## Data supplied
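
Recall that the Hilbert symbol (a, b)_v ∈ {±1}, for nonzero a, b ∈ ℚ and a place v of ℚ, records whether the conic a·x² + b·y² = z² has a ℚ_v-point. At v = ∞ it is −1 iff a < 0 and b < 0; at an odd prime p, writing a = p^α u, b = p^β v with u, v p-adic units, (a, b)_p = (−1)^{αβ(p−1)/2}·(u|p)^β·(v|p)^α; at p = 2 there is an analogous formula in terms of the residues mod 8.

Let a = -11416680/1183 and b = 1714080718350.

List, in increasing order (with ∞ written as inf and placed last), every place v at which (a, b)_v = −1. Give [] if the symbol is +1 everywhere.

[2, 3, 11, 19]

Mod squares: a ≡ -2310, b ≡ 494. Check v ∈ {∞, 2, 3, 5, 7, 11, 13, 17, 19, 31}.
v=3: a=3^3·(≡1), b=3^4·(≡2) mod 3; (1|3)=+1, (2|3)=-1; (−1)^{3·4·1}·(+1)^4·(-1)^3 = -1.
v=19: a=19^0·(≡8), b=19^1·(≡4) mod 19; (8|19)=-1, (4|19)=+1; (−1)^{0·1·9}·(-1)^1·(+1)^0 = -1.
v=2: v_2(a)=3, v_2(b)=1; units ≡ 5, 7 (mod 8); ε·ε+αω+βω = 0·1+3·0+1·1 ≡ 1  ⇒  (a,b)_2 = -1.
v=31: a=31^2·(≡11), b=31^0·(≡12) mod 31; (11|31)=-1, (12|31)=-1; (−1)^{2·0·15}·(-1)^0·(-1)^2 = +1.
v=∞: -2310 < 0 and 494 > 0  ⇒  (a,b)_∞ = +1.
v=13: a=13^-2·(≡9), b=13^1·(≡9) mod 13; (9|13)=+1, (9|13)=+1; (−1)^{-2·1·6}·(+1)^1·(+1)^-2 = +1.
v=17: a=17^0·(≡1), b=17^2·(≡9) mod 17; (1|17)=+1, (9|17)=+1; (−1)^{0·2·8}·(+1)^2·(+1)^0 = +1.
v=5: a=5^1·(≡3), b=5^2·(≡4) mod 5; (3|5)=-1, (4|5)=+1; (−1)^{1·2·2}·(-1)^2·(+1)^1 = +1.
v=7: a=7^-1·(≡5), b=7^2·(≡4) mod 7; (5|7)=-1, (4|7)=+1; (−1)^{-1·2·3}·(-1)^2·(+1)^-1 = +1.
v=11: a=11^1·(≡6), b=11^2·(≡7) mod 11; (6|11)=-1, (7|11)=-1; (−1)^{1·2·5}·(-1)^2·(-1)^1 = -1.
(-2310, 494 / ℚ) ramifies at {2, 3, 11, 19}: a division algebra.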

## Required work
From the top of the listing above, restate each line word for word up to and including the line with "Let a = -11416680/1183 and b = 1714080718350."; add nothing else.

## Answer area
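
Recall that the Hilbert symbol (a, b)_v ∈ {±1}, for nonzero a, b ∈ ℚ and a place v of ℚ, records whether the conic a·x² + b·y² = z² has a ℚ_v-point. At v = ∞ it is −1 iff a < 0 and b < 0; at an odd prime p, writing a = p^α u, b = p^β v with u, v p-adic units, (a, b)_p = (−1)^{αβ(p−1)/2}·(u|p)^β·(v|p)^α; at p = 2 there is an analogous formula in terms of the residues mod 8.

Let a = -11416680/1183 and b = 1714080718350.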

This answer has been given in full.